▶ _TASK DIRECTIONS_: Give back exactly the line that contains "Find the number" and all the lines after it in the records below, to the very last, with no other output.

--- RECORDS TO USE Enclosed Below ---

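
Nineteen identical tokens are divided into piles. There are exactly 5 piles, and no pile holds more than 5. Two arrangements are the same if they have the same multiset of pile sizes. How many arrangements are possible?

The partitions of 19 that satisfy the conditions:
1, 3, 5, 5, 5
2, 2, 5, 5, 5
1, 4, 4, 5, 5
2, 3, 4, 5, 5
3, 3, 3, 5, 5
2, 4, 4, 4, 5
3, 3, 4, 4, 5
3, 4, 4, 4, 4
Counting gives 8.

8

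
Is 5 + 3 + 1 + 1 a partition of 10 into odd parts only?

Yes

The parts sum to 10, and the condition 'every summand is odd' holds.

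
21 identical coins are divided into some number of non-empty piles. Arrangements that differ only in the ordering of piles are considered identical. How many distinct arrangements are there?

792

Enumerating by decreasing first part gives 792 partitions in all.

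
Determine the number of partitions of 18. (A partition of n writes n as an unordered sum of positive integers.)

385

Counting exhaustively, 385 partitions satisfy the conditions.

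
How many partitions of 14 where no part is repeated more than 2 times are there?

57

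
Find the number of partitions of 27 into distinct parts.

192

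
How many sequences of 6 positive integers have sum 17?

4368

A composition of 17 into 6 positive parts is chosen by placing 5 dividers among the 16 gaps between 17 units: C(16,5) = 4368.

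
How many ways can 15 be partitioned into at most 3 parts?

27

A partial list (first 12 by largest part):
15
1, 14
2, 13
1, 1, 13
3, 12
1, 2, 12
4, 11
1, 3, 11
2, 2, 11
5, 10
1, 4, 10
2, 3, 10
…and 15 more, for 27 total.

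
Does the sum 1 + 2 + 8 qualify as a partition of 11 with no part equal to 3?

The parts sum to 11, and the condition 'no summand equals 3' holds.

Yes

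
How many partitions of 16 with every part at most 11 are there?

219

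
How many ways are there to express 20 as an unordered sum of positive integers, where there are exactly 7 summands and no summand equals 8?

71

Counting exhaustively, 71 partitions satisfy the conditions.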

--- End of Enclosed RECORDS TO USE ---

▶ _RESPONSE BELOW_:
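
Find the number of partitions of 27 into distinct parts.

192

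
How many sequences of 6 positive integers have sum 17?

4368

A composition of 17 into 6 positive parts is chosen by placing 5 dividers among the 16 gaps between 17 units: C(16,5) = 4368.

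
How many ways can 15 be partitioned into at most 3 parts?

27

A partial list (first 12 by largest part):
15
1, 14
2, 13
1, 1, 13
3, 12
1, 2, 12
4, 11
1, 3, 11
2, 2, 11
5, 10
1, 4, 10
2, 3, 10
…and 15 more, for 27 total.

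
Does the sum 1 + 2 + 8 qualify as a partition of 11 with no part equal to 3?

The parts sum to 11, and the condition 'no summand equals 3' holds.

Yes

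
How many partitions of 16 with every part at most 11 are there?

219

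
How many ways are there to express 20 as an unordered sum of positive integers, where there are exactly 7 summands and no summand equals 8?

71

Counting exhaustively, 71 partitions satisfy the conditions.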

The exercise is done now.